• [TASK GOAL] Look through the data below for the line with "h^3 - h^2 - 49*h" and the line with "gcd(d^2 - 49, d^2", then output those two and all lines in between, exactly as written.

BEGIN

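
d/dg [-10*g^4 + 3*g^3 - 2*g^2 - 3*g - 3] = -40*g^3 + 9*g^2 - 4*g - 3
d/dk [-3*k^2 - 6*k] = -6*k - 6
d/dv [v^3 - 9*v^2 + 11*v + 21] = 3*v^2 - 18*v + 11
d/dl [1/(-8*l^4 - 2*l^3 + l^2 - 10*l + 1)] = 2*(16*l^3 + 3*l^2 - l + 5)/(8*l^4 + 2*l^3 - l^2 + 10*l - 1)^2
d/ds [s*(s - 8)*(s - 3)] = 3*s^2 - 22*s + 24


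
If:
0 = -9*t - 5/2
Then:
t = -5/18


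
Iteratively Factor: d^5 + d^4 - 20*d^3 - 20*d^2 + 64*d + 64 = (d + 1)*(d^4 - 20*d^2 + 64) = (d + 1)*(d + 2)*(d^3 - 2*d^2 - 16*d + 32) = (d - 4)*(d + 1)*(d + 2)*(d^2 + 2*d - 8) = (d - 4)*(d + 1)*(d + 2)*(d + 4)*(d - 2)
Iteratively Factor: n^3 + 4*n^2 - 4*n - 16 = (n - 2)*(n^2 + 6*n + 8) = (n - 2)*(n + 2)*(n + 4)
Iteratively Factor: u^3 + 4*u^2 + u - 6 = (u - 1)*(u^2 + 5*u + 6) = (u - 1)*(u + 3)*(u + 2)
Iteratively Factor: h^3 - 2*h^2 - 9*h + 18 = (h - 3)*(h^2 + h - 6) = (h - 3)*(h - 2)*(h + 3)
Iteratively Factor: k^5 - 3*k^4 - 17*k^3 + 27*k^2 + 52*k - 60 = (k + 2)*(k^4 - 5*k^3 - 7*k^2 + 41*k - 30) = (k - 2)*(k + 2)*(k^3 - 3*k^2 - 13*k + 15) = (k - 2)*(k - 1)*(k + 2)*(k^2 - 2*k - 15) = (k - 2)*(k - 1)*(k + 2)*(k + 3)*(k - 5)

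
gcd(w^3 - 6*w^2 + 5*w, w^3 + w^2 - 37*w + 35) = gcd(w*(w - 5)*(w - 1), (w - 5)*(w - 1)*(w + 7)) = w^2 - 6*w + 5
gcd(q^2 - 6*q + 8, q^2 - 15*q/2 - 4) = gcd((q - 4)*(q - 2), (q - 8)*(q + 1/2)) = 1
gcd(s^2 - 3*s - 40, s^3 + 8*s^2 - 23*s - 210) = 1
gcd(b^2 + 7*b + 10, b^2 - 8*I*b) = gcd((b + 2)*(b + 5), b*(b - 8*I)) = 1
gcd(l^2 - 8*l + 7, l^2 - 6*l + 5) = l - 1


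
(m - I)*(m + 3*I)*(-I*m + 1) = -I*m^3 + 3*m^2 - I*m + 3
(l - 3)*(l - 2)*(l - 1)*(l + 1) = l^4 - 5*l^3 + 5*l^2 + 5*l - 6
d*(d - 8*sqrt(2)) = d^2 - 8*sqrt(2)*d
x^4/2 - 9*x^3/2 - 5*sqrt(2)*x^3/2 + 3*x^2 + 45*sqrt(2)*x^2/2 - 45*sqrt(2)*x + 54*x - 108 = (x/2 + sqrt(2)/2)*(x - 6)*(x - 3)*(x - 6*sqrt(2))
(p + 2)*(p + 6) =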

END
BEGIN

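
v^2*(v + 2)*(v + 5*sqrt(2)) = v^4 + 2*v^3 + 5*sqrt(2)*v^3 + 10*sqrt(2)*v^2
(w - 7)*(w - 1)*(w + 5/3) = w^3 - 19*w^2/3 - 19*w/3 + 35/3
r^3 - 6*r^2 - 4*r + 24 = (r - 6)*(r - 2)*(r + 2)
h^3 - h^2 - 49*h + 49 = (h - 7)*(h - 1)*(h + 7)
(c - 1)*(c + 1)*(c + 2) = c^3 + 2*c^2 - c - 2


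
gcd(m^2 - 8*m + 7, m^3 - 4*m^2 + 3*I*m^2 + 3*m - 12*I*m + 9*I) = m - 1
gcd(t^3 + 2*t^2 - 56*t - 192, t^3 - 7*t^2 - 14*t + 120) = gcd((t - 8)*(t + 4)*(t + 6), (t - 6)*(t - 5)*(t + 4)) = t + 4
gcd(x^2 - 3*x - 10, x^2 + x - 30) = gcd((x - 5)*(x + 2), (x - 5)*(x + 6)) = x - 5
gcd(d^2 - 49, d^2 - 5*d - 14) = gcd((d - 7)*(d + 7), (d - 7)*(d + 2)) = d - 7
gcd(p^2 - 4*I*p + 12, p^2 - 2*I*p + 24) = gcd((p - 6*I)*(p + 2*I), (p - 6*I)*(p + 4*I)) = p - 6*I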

END

• [RESPONSE AREA]
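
h^3 - h^2 - 49*h + 49 = (h - 7)*(h - 1)*(h + 7)
(c - 1)*(c + 1)*(c + 2) = c^3 + 2*c^2 - c - 2


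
gcd(m^2 - 8*m + 7, m^3 - 4*m^2 + 3*I*m^2 + 3*m - 12*I*m + 9*I) = m - 1
gcd(t^3 + 2*t^2 - 56*t - 192, t^3 - 7*t^2 - 14*t + 120) = gcd((t - 8)*(t + 4)*(t + 6), (t - 6)*(t - 5)*(t + 4)) = t + 4
gcd(x^2 - 3*x - 10, x^2 + x - 30) = gcd((x - 5)*(x + 2), (x - 5)*(x + 6)) = x - 5
gcd(d^2 - 49, d^2 - 5*d - 14) = gcd((d - 7)*(d + 7), (d - 7)*(d + 2)) = d - 7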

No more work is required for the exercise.